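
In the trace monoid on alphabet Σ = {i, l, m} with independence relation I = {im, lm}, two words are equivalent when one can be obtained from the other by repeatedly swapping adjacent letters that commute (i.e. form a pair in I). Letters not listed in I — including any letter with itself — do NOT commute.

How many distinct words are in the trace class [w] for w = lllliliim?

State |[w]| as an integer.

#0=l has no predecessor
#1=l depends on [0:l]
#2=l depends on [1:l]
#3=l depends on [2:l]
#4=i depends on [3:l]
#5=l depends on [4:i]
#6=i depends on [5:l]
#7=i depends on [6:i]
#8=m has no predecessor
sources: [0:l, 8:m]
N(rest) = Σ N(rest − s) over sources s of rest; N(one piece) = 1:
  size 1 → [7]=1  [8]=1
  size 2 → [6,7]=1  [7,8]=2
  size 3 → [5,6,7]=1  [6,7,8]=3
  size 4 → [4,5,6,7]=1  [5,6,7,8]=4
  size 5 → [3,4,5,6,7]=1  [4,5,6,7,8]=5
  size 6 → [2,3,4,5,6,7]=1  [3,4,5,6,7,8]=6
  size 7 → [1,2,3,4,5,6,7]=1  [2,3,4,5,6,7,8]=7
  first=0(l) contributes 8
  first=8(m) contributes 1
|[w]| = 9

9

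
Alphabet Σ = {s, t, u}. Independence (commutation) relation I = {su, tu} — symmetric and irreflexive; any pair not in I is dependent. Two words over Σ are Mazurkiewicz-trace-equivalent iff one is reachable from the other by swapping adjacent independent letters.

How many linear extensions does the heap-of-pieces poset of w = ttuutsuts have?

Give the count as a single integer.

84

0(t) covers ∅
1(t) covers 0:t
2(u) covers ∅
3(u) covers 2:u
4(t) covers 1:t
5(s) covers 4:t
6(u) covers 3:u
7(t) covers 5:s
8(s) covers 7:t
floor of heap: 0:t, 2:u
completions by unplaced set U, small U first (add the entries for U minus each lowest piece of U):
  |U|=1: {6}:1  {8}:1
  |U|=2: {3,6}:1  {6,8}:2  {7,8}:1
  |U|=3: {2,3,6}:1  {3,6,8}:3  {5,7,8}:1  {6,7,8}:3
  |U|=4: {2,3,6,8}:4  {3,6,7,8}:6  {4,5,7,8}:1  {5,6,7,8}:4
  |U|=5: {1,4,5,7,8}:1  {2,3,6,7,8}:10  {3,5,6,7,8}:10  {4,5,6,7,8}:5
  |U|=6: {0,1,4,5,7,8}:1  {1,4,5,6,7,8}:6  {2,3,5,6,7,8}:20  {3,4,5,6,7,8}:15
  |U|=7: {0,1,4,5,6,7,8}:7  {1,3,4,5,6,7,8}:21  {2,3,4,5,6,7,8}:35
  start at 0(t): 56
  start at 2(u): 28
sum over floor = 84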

——————————

_Problem statement_: Please restate the records word for word. Go from the first line to the line with "adjacent independent letters." and include both.

_Written response_:
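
In the trace monoid on alphabet Σ = {i, l, m} with independence relation I = {im, lm}, two words are equivalent when one can be obtained from the other by repeatedly swapping adjacent letters that commute (i.e. form a pair in I). Letters not listed in I — including any letter with itself — do NOT commute.

How many distinct words are in the trace class [w] for w = lllliliim?

State |[w]| as an integer.

#0=l has no predecessor
#1=l depends on [0:l]
#2=l depends on [1:l]
#3=l depends on [2:l]
#4=i depends on [3:l]
#5=l depends on [4:i]
#6=i depends on [5:l]
#7=i depends on [6:i]
#8=m has no predecessor
sources: [0:l, 8:m]
N(rest) = Σ N(rest − s) over sources s of rest; N(one piece) = 1:
  size 1 → [7]=1  [8]=1
  size 2 → [6,7]=1  [7,8]=2
  size 3 → [5,6,7]=1  [6,7,8]=3
  size 4 → [4,5,6,7]=1  [5,6,7,8]=4
  size 5 → [3,4,5,6,7]=1  [4,5,6,7,8]=5
  size 6 → [2,3,4,5,6,7]=1  [3,4,5,6,7,8]=6
  size 7 → [1,2,3,4,5,6,7]=1  [2,3,4,5,6,7,8]=7
  first=0(l) contributes 8
  first=8(m) contributes 1
|[w]| = 9

9

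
Alphabet Σ = {s, t, u}. Independence (commutation) relation I = {su, tu} — symmetric and irreflexive; any pair not in I is dependent. Two words over Σ are Mazurkiewicz-trace-equivalent iff one is reachable from the other by swapping adjacent independent letters.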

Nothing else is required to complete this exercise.